• **WORK REQUIRED**
Every line containing the word "Answer" is to be copied from the data below.

• **RECORD SET**
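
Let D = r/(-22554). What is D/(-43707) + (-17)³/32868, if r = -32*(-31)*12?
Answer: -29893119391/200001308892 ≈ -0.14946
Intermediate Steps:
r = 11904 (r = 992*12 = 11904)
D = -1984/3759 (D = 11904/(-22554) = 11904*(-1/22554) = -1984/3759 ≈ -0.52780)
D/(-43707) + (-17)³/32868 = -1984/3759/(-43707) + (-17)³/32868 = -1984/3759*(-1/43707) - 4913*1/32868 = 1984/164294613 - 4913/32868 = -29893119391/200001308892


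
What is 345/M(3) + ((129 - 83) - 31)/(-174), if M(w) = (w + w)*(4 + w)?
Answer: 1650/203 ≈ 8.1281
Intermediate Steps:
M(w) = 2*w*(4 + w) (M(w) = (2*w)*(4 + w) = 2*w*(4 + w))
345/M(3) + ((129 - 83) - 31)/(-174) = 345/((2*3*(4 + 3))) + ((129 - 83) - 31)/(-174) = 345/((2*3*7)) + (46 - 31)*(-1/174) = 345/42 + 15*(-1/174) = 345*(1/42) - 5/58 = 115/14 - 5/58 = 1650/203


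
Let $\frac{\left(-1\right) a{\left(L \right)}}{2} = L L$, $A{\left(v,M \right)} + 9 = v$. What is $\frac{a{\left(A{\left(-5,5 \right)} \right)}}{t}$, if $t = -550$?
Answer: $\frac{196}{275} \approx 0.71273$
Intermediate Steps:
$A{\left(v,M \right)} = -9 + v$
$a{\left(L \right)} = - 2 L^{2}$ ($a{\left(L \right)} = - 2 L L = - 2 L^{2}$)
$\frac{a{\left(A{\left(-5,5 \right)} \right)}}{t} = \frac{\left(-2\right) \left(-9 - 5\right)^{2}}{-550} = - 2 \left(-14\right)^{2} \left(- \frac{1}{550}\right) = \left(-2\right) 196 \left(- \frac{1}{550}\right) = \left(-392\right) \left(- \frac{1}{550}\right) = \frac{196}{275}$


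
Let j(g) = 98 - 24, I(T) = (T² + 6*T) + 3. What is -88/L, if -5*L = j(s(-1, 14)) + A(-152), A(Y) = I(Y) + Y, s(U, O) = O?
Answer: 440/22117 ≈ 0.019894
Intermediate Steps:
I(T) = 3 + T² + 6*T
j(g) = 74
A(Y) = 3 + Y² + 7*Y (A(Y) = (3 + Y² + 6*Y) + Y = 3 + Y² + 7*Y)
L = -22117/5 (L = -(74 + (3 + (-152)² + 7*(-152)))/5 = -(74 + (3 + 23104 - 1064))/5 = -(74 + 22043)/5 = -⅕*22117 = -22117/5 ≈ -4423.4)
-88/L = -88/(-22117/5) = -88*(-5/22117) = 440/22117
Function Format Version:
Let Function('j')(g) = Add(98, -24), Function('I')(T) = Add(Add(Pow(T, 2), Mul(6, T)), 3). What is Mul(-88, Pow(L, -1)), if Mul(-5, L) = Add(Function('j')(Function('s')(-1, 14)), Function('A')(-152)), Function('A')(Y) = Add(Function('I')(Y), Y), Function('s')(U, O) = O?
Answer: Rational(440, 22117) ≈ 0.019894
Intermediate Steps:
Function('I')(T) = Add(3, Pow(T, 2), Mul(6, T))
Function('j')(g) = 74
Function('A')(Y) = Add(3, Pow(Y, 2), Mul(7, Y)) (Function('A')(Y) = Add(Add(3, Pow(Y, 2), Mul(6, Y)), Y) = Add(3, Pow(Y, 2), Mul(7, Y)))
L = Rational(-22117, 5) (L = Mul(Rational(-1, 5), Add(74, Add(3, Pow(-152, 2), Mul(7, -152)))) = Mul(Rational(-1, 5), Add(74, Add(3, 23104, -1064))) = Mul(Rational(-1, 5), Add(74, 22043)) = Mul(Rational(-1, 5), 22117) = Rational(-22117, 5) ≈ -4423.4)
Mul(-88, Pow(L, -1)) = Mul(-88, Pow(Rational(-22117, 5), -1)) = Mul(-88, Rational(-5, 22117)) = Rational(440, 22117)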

• **OUTPUT FOR THIS TASK**
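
Answer: -29893119391/200001308892 ≈ -0.14946
Answer: 1650/203 ≈ 8.1281
Answer: $\frac{196}{275} \approx 0.71273$
Answer: 440/22117 ≈ 0.019894
Answer: Rational(440, 22117) ≈ 0.019894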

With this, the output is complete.